◆ Your task
In the records below, the line with "Torevi developed from" opens the range and the line with "Are Torevi 'gezununfi'" closes it; print that range exactly and nothing else.

◆ Provided records
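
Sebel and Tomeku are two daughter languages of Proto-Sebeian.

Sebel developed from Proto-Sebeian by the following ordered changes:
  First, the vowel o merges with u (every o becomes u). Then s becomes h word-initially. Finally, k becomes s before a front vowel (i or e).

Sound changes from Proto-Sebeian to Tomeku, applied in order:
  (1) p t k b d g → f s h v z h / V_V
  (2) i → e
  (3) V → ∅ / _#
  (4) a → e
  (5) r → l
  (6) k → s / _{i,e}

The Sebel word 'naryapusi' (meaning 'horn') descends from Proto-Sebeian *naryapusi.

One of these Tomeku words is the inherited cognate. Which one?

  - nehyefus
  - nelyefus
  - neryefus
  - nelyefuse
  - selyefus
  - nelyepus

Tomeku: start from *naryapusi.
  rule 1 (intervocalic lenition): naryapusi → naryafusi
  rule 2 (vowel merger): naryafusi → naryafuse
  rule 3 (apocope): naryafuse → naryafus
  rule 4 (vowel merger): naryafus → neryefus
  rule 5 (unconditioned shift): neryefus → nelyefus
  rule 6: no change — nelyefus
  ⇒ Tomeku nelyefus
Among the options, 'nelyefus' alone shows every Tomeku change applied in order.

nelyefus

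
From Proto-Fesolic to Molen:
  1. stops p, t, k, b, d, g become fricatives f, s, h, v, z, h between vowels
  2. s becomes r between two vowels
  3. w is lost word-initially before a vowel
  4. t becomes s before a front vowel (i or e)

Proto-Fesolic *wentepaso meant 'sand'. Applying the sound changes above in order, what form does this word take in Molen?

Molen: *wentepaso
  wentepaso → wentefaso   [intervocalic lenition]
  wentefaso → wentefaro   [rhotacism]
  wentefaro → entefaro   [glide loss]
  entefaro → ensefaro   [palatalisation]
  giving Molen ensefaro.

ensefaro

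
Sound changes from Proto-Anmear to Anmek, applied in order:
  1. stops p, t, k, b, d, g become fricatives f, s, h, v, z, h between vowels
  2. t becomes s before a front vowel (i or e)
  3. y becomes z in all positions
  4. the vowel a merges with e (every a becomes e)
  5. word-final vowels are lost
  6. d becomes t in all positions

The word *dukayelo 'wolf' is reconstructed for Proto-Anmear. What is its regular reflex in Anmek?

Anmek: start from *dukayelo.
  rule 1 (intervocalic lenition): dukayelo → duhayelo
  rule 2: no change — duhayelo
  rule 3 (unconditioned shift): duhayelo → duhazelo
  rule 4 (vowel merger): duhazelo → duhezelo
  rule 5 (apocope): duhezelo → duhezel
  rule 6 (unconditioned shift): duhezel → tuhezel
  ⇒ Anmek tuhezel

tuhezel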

==

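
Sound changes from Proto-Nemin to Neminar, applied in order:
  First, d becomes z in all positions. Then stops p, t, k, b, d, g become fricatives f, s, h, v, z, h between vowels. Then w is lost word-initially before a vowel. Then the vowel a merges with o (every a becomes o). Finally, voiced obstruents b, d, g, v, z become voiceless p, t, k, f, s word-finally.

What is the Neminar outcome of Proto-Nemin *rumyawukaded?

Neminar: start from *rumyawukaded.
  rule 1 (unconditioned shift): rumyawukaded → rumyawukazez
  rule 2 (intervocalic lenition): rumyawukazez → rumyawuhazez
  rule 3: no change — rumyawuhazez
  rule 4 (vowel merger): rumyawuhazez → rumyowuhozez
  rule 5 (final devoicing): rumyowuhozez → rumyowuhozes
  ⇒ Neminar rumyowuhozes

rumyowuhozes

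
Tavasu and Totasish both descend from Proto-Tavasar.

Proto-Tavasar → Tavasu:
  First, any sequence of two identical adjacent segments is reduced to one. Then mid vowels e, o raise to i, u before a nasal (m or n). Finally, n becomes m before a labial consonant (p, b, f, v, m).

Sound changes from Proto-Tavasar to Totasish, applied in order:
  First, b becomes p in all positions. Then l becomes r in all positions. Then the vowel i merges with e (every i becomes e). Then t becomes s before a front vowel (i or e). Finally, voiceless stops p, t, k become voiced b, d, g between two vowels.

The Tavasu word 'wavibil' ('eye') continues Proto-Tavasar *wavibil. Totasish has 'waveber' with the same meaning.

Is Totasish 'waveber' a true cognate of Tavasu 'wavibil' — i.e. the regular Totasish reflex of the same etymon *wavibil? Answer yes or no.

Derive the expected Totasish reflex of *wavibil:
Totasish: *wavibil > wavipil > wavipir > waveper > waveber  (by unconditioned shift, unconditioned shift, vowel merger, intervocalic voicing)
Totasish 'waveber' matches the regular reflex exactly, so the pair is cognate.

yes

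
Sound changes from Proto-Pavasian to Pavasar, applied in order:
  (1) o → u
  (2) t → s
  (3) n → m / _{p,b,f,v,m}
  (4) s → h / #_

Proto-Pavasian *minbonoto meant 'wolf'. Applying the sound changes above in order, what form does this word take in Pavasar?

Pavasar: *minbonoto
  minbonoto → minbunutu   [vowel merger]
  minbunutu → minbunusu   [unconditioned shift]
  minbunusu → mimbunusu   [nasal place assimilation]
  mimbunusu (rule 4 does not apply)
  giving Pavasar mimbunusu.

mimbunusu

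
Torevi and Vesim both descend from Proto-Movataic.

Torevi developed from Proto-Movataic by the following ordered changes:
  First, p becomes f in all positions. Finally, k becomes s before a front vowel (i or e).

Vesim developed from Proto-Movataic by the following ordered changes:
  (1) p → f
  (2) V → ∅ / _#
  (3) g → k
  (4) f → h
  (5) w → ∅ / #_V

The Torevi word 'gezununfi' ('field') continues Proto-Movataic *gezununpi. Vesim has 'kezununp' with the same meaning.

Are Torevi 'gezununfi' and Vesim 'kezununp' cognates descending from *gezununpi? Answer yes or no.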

◆ Finished task
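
Torevi developed from Proto-Movataic by the following ordered changes:
  First, p becomes f in all positions. Finally, k becomes s before a front vowel (i or e).

Vesim developed from Proto-Movataic by the following ordered changes:
  (1) p → f
  (2) V → ∅ / _#
  (3) g → k
  (4) f → h
  (5) w → ∅ / #_V

The Torevi word 'gezununfi' ('field') continues Proto-Movataic *gezununpi. Vesim has 'kezununp' with the same meaning.

Are Torevi 'gezununfi' and Vesim 'kezununp' cognates descending from *gezununpi? Answer yes or no.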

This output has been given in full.